### Exercise
Please return the lines, both ends included, that run from the one containing "9 | 12 | 15 |" to the last line of the data below, exactly and alone.
··· Dataset entries ···
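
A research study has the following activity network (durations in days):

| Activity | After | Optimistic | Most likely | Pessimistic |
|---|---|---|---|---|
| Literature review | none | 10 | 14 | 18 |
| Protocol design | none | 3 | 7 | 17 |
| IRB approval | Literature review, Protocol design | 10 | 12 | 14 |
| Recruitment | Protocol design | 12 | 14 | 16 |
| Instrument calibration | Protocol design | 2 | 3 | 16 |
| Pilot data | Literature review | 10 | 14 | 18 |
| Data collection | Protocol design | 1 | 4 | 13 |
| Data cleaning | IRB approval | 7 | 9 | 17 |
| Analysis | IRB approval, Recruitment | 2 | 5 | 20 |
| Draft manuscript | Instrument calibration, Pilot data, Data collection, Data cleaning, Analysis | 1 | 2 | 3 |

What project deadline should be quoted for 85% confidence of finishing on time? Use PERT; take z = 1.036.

40.3 days

te_Literature review = (10 + 4·14 + 18)/6 = 84/6 = 14; σ²_Literature review = ((18−10)/6)² = 1.778
te_Protocol design = (3 + 4·7 + 17)/6 = 48/6 = 8; σ²_Protocol design = ((17−3)/6)² = 5.444
te_IRB approval = (10 + 4·12 + 14)/6 = 72/6 = 12; σ²_IRB approval = ((14−10)/6)² = 0.444
te_Recruitment = (12 + 4·14 + 16)/6 = 84/6 = 14; σ²_Recruitment = ((16−12)/6)² = 0.444
te_Instrument calibration = (2 + 4·3 + 16)/6 = 30/6 = 5; σ²_Instrument calibration = ((16−2)/6)² = 5.444
te_Pilot data = (10 + 4·14 + 18)/6 = 84/6 = 14; σ²_Pilot data = ((18−10)/6)² = 1.778
te_Data collection = (1 + 4·4 + 13)/6 = 30/6 = 5; σ²_Data collection = ((13−1)/6)² = 4.000
te_Data cleaning = (7 + 4·9 + 17)/6 = 60/6 = 10; σ²_Data cleaning = ((17−7)/6)² = 2.778
te_Analysis = (2 + 4·5 + 20)/6 = 42/6 = 7; σ²_Analysis = ((20−2)/6)² = 9.000
te_Draft manuscript = (1 + 4·2 + 3)/6 = 12/6 = 2; σ²_Draft manuscript = ((3−1)/6)² = 0.111

Forward pass:
ES_Literature review = 0; EF_Literature review = 14
ES_Protocol design = 0; EF_Protocol design = 8
ES_IRB approval = max(EF_Literature review=14, EF_Protocol design=8) = 14; EF_IRB approval = 14+12 = 26
ES_Recruitment = 8; EF_Recruitment = 8+14 = 22
ES_Instrument calibration = 8; EF_Instrument calibration = 8+5 = 13
ES_Pilot data = 14; EF_Pilot data = 14+14 = 28
ES_Data collection = 8; EF_Data collection = 8+5 = 13
ES_Data cleaning = 26; EF_Data cleaning = 26+10 = 36
ES_Analysis = max(EF_IRB approval=26, EF_Recruitment=22) = 26; EF_Analysis = 26+7 = 33
ES_Draft manuscript = max(EF_Instrument calibration=13, EF_Pilot data=28, EF_Data collection=13, EF_Data cleaning=36, EF_Analysis=33) = 36; EF_Draft manuscript = 36+2 = 38
Expected project duration μ = 38 days. Critical path: Literature review → IRB approval → Data cleaning → Draft manuscript.

Variance along critical path = 1.778 + 0.444 + 2.778 + 0.111 = 5.111; σ = 2.261 days.
D = μ + z·σ = 38 + 1.036·2.261 = 40.3 days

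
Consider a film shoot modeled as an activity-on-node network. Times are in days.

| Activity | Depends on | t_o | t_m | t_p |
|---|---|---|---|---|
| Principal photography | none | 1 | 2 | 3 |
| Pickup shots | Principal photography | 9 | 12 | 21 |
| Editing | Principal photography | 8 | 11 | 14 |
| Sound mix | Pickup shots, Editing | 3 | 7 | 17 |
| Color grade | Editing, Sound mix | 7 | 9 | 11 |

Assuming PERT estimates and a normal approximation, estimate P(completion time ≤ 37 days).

te_Principal photography = (1 + 4·2 + 3)/6 = 12/6 = 2; σ²_Principal photography = ((3−1)/6)² = 0.111
te_Pickup shots = (9 + 4·12 + 21)/6 = 78/6 = 13; σ²_Pickup shots = ((21−9)/6)² = 4.000
te_Editing = (8 + 4·11 + 14)/6 = 66/6 = 11; σ²_Editing = ((14−8)/6)² = 1.000
te_Sound mix = (3 + 4·7 + 17)/6 = 48/6 = 8; σ²_Sound mix = ((17−3)/6)² = 5.444
te_Color grade = (7 + 4·9 + 11)/6 = 54/6 = 9; σ²_Color grade = ((11−7)/6)² = 0.444

Forward pass:
ES_Principal photography = 0; EF_Principal photography = 2
ES_Pickup shots = 2; EF_Pickup shots = 2+13 = 15
ES_Editing = 2; EF_Editing = 2+11 = 13
ES_Sound mix = max(EF_Pickup shots=15, EF_Editing=13) = 15; EF_Sound mix = 15+8 = 23
ES_Color grade = max(EF_Editing=13, EF_Sound mix=23) = 23; EF_Color grade = 23+9 = 32
Expected project duration μ = 32 days. Critical path: Principal photography → Pickup shots → Sound mix → Color grade.

Variance along critical path = 0.111 + 4.000 + 5.444 + 0.444 = 10.000; σ = √10.000 = 3.162 days.
Z = (37 − 32) / 3.162 = 1.581
P(T ≤ 37) = Φ(1.581) ≈ 0.943

0.943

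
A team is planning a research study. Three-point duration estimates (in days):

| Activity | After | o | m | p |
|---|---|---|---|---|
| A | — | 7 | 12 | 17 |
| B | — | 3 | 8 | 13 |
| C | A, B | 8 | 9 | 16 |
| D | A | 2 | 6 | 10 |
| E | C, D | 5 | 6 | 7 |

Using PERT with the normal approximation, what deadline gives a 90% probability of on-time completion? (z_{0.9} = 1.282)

te_A = (7 + 4·12 + 17)/6 = 72/6 = 12; σ²_A = ((17−7)/6)² = 2.778
te_B = (3 + 4·8 + 13)/6 = 48/6 = 8; σ²_B = ((13−3)/6)² = 2.778
te_C = (8 + 4·9 + 16)/6 = 60/6 = 10; σ²_C = ((16−8)/6)² = 1.778
te_D = (2 + 4·6 + 10)/6 = 36/6 = 6; σ²_D = ((10−2)/6)² = 1.778
te_E = (5 + 4·6 + 7)/6 = 36/6 = 6; σ²_E = ((7−5)/6)² = 0.111

Forward pass:
ES_A = 0; EF_A = 12
ES_B = 0; EF_B = 8
ES_C = max(EF_A=12, EF_B=8) = 12; EF_C = 12+10 = 22
ES_D = 12; EF_D = 12+6 = 18
ES_E = max(EF_C=22, EF_D=18) = 22; EF_E = 22+6 = 28
Expected project duration μ = 28 days. Critical path: A → C → E.

Variance along critical path = 2.778 + 1.778 + 0.111 = 4.667; σ = 2.160 days.
D = μ + z·σ = 28 + 1.282·2.160 = 30.8 days

30.8 days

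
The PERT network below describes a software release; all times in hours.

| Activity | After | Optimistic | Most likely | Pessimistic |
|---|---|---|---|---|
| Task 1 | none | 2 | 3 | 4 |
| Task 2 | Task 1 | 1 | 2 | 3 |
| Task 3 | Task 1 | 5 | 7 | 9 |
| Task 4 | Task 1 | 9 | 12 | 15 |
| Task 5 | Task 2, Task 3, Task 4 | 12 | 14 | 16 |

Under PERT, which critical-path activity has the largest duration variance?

te_Task 1 = (2 + 4·3 + 4)/6 = 18/6 = 3; σ²_Task 1 = ((4−2)/6)² = 0.111
te_Task 2 = (1 + 4·2 + 3)/6 = 12/6 = 2; σ²_Task 2 = ((3−1)/6)² = 0.111
te_Task 3 = (5 + 4·7 + 9)/6 = 42/6 = 7; σ²_Task 3 = ((9−5)/6)² = 0.444
te_Task 4 = (9 + 4·12 + 15)/6 = 72/6 = 12; σ²_Task 4 = ((15−9)/6)² = 1.000
te_Task 5 = (12 + 4·14 + 16)/6 = 84/6 = 14; σ²_Task 5 = ((16−12)/6)² = 0.444

Forward pass:
ES_Task 1 = 0; EF_Task 1 = 3
ES_Task 2 = 3; EF_Task 2 = 3+2 = 5
ES_Task 3 = 3; EF_Task 3 = 3+7 = 10
ES_Task 4 = 3; EF_Task 4 = 3+12 = 15
ES_Task 5 = max(EF_Task 2=5, EF_Task 3=10, EF_Task 4=15) = 15; EF_Task 5 = 15+14 = 29
Expected project duration μ = 29 hours. Critical path: Task 1 → Task 4 → Task 5.

Variances on critical path: σ²_Task 1=0.111, σ²_Task 4=1.000, σ²_Task 5=0.444.
Largest is σ²_Task 4 = 1.000.

Task 4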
···
### Completed task
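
| Task 4 | Task 1 | 9 | 12 | 15 |
| Task 5 | Task 2, Task 3, Task 4 | 12 | 14 | 16 |

Under PERT, which critical-path activity has the largest duration variance?

te_Task 1 = (2 + 4·3 + 4)/6 = 18/6 = 3; σ²_Task 1 = ((4−2)/6)² = 0.111
te_Task 2 = (1 + 4·2 + 3)/6 = 12/6 = 2; σ²_Task 2 = ((3−1)/6)² = 0.111
te_Task 3 = (5 + 4·7 + 9)/6 = 42/6 = 7; σ²_Task 3 = ((9−5)/6)² = 0.444
te_Task 4 = (9 + 4·12 + 15)/6 = 72/6 = 12; σ²_Task 4 = ((15−9)/6)² = 1.000
te_Task 5 = (12 + 4·14 + 16)/6 = 84/6 = 14; σ²_Task 5 = ((16−12)/6)² = 0.444

Forward pass:
ES_Task 1 = 0; EF_Task 1 = 3
ES_Task 2 = 3; EF_Task 2 = 3+2 = 5
ES_Task 3 = 3; EF_Task 3 = 3+7 = 10
ES_Task 4 = 3; EF_Task 4 = 3+12 = 15
ES_Task 5 = max(EF_Task 2=5, EF_Task 3=10, EF_Task 4=15) = 15; EF_Task 5 = 15+14 = 29
Expected project duration μ = 29 hours. Critical path: Task 1 → Task 4 → Task 5.

Variances on critical path: σ²_Task 1=0.111, σ²_Task 4=1.000, σ²_Task 5=0.444.
Largest is σ²_Task 4 = 1.000.

Task 4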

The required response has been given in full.